**Excerpts from a dataset:**
────────────────

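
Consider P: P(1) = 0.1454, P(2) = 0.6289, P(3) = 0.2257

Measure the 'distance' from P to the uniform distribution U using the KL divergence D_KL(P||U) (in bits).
0.2750 bits

U(i) = 1/3 for all i

D_KL(P||U) = Σ P(x) log₂(P(x) / (1/3))
           = Σ P(x) log₂(P(x)) + log₂(3)
           = log₂(3) - H(P)

H(P) = -Σ P(x) log₂(P(x)):
  -P(1)·log₂(P(1)) = -(0.1454)·log₂(0.1454) = 0.40449
  -P(2)·log₂(P(2)) = -(0.6289)·log₂(0.6289) = 0.42080
  -P(3)·log₂(P(3)) = -(0.2257)·log₂(0.2257) = 0.48470
H(P) = 0.40449 + 0.42080 + 0.48470 = 1.30999 bits

log₂(3) = 1.58496 bits

D_KL(P||U) = 1.58496 - 1.30999 = 0.27497 ≈ 0.2750 bits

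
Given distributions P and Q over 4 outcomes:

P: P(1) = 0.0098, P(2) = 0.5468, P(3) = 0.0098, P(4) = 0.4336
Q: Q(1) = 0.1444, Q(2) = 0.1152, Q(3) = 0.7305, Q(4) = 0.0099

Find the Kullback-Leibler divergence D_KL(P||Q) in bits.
3.4939 bits

D_KL(P||Q) = Σ P(x) log₂(P(x)/Q(x))

Computing term by term:
  P(1)·log₂(P(1)/Q(1)) = 0.0098·log₂(0.0098/0.1444) = -0.03804
  P(2)·log₂(P(2)/Q(2)) = 0.5468·log₂(0.5468/0.1152) = 1.22859
  P(3)·log₂(P(3)/Q(3)) = 0.0098·log₂(0.0098/0.7305) = -0.06096
  P(4)·log₂(P(4)/Q(4)) = 0.4336·log₂(0.4336/0.0099) = 2.36433

D_KL(P||Q) = -0.03804 + 1.22859 - 0.06096 + 2.36433 = 3.49392 ≈ 3.4939 bits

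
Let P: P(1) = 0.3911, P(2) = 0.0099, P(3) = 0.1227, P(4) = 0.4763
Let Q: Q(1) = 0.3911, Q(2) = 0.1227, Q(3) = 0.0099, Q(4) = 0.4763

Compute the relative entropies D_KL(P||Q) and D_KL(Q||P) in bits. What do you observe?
D_KL(P||Q) = 0.4096 bits, D_KL(Q||P) = 0.4096 bits. The two directions give the same value here, because Q is a self-inverse relabeling of P; in general KL divergence is asymmetric.

D_KL(P||Q) = Σ P(x) log₂(P(x)/Q(x))

Computing term by term:
  P(1)·log₂(P(1)/Q(1)) = 0.3911·log₂(0.3911/0.3911) = 0.00000
  P(2)·log₂(P(2)/Q(2)) = 0.0099·log₂(0.0099/0.1227) = -0.03595
  P(3)·log₂(P(3)/Q(3)) = 0.1227·log₂(0.1227/0.0099) = 0.44559
  P(4)·log₂(P(4)/Q(4)) = 0.4763·log₂(0.4763/0.4763) = 0.00000

D_KL(P||Q) = 0.00000 - 0.03595 + 0.44559 + 0.00000 = 0.40964 ≈ 0.4096 bits

D_KL(Q||P) = Σ Q(x) log₂(Q(x)/P(x))

Computing term by term:
  Q(1)·log₂(Q(1)/P(1)) = 0.3911·log₂(0.3911/0.3911) = 0.00000
  Q(2)·log₂(Q(2)/P(2)) = 0.1227·log₂(0.1227/0.0099) = 0.44559
  Q(3)·log₂(Q(3)/P(3)) = 0.0099·log₂(0.0099/0.1227) = -0.03595
  Q(4)·log₂(Q(4)/P(4)) = 0.4763·log₂(0.4763/0.4763) = 0.00000

D_KL(Q||P) = 0.00000 + 0.44559 - 0.03595 + 0.00000 = 0.40964 ≈ 0.4096 bits

These ARE equal here. Q is P with outcomes relabeled (Q(2) = P(3), Q(3) = P(2)) by a relabeling that is its own inverse, so the two sums contain exactly the same terms in a different order. This is a special case — KL divergence is not symmetric in general: D_KL(P||Q) ≠ D_KL(Q||P) for most P, Q.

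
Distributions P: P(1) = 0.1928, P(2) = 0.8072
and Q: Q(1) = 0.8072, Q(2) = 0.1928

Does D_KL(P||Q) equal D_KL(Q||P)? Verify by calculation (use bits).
D_KL(P||Q) = 1.2692 bits, D_KL(Q||P) = 1.2692 bits. Yes — for this pair D_KL(P||Q) = D_KL(Q||P).

D_KL(P||Q) = Σ P(x) log₂(P(x)/Q(x))

Computing term by term:
  P(1)·log₂(P(1)/Q(1)) = 0.1928·log₂(0.1928/0.8072) = -0.39829
  P(2)·log₂(P(2)/Q(2)) = 0.8072·log₂(0.8072/0.1928) = 1.66753

D_KL(P||Q) = -0.39829 + 1.66753 = 1.26924 ≈ 1.2692 bits

D_KL(Q||P) = Σ Q(x) log₂(Q(x)/P(x))

Computing term by term:
  Q(1)·log₂(Q(1)/P(1)) = 0.8072·log₂(0.8072/0.1928) = 1.66753
  Q(2)·log₂(Q(2)/P(2)) = 0.1928·log₂(0.1928/0.8072) = -0.39829

D_KL(Q||P) = 1.66753 - 0.39829 = 1.26924 ≈ 1.2692 bits

These ARE equal here. Q is P with outcomes relabeled (Q(1) = P(2), Q(2) = P(1)) by a relabeling that is its own inverse, so the two sums contain exactly the same terms in a different order. This is a special case — KL divergence is not symmetric in general: D_KL(P||Q) ≠ D_KL(Q||P) for most P, Q.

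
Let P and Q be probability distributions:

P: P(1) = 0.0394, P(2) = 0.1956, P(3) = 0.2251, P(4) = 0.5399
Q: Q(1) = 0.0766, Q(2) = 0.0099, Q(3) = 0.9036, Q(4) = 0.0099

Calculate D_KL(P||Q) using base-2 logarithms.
3.4675 bits

D_KL(P||Q) = Σ P(x) log₂(P(x)/Q(x))

Computing term by term:
  P(1)·log₂(P(1)/Q(1)) = 0.0394·log₂(0.0394/0.0766) = -0.03779
  P(2)·log₂(P(2)/Q(2)) = 0.1956·log₂(0.1956/0.0099) = 0.84193
  P(3)·log₂(P(3)/Q(3)) = 0.2251·log₂(0.2251/0.9036) = -0.45135
  P(4)·log₂(P(4)/Q(4)) = 0.5399·log₂(0.5399/0.0099) = 3.11475

D_KL(P||Q) = -0.03779 + 0.84193 - 0.45135 + 3.11475 = 3.46754 ≈ 3.4675 bits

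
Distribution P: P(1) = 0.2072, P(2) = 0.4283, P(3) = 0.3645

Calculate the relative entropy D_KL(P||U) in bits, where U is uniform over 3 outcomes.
0.0598 bits

U(i) = 1/3 for all i

D_KL(P||U) = Σ P(x) log₂(P(x) / (1/3))
           = Σ P(x) log₂(P(x)) + log₂(3)
           = log₂(3) - H(P)

H(P) = -Σ P(x) log₂(P(x)):
  -P(1)·log₂(P(1)) = -(0.2072)·log₂(0.2072) = 0.47053
  -P(2)·log₂(P(2)) = -(0.4283)·log₂(0.4283) = 0.52394
  -P(3)·log₂(P(3)) = -(0.3645)·log₂(0.3645) = 0.53072
H(P) = 0.47053 + 0.52394 + 0.53072 = 1.52519 bits

log₂(3) = 1.58496 bits

D_KL(P||U) = 1.58496 - 1.52519 = 0.05977 ≈ 0.0598 bits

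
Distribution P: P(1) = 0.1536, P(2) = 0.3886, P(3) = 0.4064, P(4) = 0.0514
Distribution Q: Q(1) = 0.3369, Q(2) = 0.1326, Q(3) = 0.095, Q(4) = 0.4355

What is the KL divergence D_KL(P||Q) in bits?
1.1225 bits

D_KL(P||Q) = Σ P(x) log₂(P(x)/Q(x))

Computing term by term:
  P(1)·log₂(P(1)/Q(1)) = 0.1536·log₂(0.1536/0.3369) = -0.17405
  P(2)·log₂(P(2)/Q(2)) = 0.3886·log₂(0.3886/0.1326) = 0.60280
  P(3)·log₂(P(3)/Q(3)) = 0.4064·log₂(0.4064/0.095) = 0.85218
  P(4)·log₂(P(4)/Q(4)) = 0.0514·log₂(0.0514/0.4355) = -0.15846

D_KL(P||Q) = -0.17405 + 0.60280 + 0.85218 - 0.15846 = 1.12247 ≈ 1.1225 bits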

────────────────

**Action item:**
Print exactly, and only, the lines from the line containing "Distribution P: P(1) = 0.1536, P(2)" through the final line of the records, both included.

**Written answer:**
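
Distribution P: P(1) = 0.1536, P(2) = 0.3886, P(3) = 0.4064, P(4) = 0.0514
Distribution Q: Q(1) = 0.3369, Q(2) = 0.1326, Q(3) = 0.095, Q(4) = 0.4355

What is the KL divergence D_KL(P||Q) in bits?
1.1225 bits

D_KL(P||Q) = Σ P(x) log₂(P(x)/Q(x))

Computing term by term:
  P(1)·log₂(P(1)/Q(1)) = 0.1536·log₂(0.1536/0.3369) = -0.17405
  P(2)·log₂(P(2)/Q(2)) = 0.3886·log₂(0.3886/0.1326) = 0.60280
  P(3)·log₂(P(3)/Q(3)) = 0.4064·log₂(0.4064/0.095) = 0.85218
  P(4)·log₂(P(4)/Q(4)) = 0.0514·log₂(0.0514/0.4355) = -0.15846

D_KL(P||Q) = -0.17405 + 0.60280 + 0.85218 - 0.15846 = 1.12247 ≈ 1.1225 bits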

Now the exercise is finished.